- The problem -
In the entries below, count the lines that include the word "Initial" and reply with the number alone.

- Data provided -

──────

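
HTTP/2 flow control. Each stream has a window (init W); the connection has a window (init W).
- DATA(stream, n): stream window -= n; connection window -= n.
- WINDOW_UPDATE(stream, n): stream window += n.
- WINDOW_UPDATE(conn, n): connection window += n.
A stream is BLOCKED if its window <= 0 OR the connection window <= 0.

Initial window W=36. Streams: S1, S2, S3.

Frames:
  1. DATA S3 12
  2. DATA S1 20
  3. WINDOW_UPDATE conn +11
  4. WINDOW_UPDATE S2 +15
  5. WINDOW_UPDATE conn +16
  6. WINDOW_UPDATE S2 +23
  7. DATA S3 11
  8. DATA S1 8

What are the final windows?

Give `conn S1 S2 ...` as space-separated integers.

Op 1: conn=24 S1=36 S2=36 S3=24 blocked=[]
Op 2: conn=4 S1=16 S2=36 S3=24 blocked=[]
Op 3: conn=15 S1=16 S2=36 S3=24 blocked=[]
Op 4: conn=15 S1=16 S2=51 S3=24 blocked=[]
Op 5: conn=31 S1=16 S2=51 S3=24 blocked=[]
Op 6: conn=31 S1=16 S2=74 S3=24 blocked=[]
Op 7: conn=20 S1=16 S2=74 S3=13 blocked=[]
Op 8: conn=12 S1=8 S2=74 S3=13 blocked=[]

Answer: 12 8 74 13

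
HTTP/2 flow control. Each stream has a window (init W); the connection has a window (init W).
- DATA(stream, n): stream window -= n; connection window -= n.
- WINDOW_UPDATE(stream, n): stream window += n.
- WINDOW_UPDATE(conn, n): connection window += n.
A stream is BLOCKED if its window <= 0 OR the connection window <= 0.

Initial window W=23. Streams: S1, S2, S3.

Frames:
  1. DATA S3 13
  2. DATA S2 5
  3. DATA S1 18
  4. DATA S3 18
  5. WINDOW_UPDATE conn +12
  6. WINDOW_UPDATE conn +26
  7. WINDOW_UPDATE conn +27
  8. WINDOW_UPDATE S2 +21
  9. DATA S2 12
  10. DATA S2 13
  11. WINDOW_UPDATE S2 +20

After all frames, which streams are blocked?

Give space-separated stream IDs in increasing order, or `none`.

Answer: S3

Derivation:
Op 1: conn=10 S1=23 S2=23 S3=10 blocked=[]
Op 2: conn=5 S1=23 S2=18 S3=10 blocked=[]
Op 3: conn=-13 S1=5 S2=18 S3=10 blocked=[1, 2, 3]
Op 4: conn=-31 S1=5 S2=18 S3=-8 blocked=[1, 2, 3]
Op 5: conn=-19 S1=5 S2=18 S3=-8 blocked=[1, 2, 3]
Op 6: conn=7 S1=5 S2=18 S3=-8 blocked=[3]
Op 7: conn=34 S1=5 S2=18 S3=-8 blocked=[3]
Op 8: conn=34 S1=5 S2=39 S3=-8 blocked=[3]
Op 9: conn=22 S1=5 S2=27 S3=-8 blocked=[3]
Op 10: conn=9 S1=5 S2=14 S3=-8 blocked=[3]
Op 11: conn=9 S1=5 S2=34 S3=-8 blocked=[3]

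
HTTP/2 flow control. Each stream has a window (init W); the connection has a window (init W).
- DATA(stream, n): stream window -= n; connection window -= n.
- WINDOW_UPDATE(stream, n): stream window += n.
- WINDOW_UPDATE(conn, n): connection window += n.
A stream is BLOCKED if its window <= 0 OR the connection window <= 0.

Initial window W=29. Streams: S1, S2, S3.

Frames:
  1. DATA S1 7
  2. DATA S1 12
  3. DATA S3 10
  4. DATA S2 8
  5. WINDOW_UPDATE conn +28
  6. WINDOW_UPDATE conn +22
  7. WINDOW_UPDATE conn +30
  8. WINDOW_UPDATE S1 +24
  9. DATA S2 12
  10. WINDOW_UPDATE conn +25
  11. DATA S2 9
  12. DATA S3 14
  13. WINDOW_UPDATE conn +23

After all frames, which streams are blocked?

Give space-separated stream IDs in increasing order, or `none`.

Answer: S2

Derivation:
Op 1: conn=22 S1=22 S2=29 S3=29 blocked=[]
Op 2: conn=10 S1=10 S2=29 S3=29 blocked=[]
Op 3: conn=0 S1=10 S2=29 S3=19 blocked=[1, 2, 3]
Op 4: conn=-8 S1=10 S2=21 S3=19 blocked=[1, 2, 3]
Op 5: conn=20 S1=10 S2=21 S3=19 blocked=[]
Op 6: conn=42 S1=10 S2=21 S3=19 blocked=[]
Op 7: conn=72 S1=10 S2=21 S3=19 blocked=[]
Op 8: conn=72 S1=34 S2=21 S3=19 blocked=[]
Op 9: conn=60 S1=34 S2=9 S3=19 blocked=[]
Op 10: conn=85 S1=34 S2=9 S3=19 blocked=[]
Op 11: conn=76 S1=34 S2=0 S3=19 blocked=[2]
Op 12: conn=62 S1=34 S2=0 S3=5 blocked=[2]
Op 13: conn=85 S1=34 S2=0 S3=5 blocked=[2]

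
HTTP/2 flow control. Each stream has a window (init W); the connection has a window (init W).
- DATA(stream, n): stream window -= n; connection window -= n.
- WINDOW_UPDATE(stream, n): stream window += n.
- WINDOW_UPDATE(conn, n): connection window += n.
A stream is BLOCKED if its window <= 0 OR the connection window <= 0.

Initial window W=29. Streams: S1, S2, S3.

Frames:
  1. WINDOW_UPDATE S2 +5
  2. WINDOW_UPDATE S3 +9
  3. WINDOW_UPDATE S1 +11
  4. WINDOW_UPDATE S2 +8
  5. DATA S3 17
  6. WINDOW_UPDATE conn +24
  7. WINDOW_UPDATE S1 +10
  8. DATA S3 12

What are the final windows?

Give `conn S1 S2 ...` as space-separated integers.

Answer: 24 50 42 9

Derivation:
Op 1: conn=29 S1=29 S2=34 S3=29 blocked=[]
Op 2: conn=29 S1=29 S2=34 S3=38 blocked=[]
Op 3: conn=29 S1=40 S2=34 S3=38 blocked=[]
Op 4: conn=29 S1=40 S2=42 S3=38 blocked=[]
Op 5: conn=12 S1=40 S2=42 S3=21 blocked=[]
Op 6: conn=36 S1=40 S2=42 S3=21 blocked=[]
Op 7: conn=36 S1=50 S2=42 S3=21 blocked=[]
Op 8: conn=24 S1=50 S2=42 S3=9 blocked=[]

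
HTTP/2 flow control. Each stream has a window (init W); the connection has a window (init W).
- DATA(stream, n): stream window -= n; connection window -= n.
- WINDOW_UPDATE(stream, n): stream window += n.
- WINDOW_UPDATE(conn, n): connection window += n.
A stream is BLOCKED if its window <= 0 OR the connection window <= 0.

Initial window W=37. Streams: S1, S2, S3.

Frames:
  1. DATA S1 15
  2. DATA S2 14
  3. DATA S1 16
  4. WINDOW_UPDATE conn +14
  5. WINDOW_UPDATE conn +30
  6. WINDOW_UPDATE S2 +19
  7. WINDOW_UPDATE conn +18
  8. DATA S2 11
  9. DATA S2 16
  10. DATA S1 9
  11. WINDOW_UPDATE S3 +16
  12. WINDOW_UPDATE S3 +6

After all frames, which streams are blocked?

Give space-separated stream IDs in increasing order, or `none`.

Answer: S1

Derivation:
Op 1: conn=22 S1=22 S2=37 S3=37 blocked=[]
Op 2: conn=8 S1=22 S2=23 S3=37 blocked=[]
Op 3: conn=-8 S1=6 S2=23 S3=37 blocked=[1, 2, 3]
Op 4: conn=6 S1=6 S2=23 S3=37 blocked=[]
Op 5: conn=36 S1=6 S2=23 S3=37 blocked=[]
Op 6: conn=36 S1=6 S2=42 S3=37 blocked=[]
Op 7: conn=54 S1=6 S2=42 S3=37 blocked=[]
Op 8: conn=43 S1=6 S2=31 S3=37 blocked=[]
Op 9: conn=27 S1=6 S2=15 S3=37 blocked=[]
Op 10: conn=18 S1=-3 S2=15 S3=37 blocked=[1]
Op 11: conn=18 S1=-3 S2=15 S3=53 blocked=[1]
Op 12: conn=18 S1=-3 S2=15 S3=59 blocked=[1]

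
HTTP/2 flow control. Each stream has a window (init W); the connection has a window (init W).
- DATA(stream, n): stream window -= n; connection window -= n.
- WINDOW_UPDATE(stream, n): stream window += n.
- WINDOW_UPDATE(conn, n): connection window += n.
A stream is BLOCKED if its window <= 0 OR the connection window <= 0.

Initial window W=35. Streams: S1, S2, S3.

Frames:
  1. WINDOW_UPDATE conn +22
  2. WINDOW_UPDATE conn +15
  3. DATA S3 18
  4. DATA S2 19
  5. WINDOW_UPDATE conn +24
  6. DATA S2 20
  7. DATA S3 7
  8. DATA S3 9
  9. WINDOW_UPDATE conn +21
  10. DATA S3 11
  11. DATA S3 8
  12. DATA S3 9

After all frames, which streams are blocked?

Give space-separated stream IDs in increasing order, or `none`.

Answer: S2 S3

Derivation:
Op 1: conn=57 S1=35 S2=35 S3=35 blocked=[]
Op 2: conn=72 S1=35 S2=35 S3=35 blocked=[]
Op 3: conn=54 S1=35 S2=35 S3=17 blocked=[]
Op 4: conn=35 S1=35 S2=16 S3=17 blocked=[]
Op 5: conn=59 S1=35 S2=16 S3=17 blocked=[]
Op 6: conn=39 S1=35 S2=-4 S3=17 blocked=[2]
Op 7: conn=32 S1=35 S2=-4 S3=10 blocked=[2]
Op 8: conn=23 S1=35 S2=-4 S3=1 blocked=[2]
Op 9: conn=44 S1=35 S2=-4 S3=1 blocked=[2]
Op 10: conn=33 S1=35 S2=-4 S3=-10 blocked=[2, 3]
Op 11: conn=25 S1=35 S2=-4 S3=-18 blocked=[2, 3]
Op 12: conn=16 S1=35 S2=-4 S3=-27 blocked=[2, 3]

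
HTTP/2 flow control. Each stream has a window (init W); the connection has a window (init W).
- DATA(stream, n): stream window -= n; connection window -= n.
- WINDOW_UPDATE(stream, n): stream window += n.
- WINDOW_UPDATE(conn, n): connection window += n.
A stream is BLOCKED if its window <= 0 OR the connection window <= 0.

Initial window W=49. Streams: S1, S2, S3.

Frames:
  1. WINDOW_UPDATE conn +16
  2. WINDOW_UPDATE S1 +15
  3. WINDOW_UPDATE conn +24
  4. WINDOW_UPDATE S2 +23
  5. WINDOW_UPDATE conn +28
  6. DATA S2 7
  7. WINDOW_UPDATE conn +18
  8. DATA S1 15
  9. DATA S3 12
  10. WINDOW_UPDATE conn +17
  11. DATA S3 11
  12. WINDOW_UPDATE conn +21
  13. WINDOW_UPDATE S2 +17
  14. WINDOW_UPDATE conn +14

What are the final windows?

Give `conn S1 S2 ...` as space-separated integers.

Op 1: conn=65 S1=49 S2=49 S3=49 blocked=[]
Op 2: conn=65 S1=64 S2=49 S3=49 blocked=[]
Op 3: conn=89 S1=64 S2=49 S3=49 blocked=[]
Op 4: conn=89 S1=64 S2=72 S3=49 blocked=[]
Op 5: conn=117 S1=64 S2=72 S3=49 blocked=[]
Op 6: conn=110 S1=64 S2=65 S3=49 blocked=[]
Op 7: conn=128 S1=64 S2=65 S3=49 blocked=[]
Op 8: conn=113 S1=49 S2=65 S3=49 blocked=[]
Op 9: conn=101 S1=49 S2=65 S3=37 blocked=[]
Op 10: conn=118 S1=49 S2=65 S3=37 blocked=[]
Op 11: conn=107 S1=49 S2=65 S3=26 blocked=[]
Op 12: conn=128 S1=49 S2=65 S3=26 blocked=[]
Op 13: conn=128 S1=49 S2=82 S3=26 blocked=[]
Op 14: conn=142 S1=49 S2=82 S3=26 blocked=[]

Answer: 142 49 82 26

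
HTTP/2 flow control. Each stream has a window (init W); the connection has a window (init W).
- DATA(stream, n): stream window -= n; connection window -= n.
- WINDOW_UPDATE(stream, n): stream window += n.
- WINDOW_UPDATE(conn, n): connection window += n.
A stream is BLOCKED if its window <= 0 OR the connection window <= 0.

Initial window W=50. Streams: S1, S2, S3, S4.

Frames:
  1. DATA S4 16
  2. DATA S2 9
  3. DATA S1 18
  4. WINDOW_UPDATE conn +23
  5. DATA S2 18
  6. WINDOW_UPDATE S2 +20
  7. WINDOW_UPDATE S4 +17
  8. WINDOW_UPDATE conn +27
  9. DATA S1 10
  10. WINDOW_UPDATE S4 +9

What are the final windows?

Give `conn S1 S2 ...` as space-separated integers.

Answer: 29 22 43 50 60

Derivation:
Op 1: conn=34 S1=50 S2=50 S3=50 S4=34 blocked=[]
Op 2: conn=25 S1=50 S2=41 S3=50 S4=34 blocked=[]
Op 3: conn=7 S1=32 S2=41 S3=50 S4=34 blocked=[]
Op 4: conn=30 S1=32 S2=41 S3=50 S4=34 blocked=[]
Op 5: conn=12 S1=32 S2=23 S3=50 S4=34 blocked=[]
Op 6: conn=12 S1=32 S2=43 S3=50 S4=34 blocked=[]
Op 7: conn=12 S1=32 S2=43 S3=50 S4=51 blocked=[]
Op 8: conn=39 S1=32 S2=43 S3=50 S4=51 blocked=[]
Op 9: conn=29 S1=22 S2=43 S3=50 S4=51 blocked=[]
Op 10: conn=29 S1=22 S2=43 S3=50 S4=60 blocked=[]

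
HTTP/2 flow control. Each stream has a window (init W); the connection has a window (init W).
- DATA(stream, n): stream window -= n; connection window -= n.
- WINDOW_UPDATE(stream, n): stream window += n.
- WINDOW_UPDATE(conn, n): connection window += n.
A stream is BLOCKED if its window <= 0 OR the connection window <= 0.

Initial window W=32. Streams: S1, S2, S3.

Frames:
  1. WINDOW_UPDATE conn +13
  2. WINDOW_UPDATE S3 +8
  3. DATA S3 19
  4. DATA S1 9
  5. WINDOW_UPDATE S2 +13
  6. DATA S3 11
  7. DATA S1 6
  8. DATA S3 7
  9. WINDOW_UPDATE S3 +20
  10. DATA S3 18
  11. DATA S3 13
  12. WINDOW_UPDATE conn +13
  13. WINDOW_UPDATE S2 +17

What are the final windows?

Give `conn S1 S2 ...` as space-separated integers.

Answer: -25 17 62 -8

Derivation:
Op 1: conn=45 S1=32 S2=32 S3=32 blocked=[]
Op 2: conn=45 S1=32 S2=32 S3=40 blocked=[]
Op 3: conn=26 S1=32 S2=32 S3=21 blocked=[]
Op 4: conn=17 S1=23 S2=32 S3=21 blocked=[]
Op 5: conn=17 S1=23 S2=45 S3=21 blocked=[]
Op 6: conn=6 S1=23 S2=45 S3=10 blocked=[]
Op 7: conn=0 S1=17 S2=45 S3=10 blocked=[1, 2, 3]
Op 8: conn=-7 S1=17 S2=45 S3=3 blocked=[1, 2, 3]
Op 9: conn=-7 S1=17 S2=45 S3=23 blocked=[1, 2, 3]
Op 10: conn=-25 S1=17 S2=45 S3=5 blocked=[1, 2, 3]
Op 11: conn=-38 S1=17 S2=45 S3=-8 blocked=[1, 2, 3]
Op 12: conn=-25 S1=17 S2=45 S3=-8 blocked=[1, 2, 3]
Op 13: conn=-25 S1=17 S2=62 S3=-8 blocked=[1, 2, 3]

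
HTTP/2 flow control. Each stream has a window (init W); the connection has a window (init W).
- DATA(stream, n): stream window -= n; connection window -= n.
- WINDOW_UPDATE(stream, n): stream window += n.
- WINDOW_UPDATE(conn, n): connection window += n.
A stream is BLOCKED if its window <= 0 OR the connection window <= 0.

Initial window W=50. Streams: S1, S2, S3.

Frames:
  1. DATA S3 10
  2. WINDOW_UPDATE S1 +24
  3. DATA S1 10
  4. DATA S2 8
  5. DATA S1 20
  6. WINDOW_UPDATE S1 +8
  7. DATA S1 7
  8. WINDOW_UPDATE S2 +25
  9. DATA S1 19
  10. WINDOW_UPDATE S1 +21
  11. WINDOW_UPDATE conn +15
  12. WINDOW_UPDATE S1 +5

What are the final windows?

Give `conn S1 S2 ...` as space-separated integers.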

──────

- Result of the exercise -
10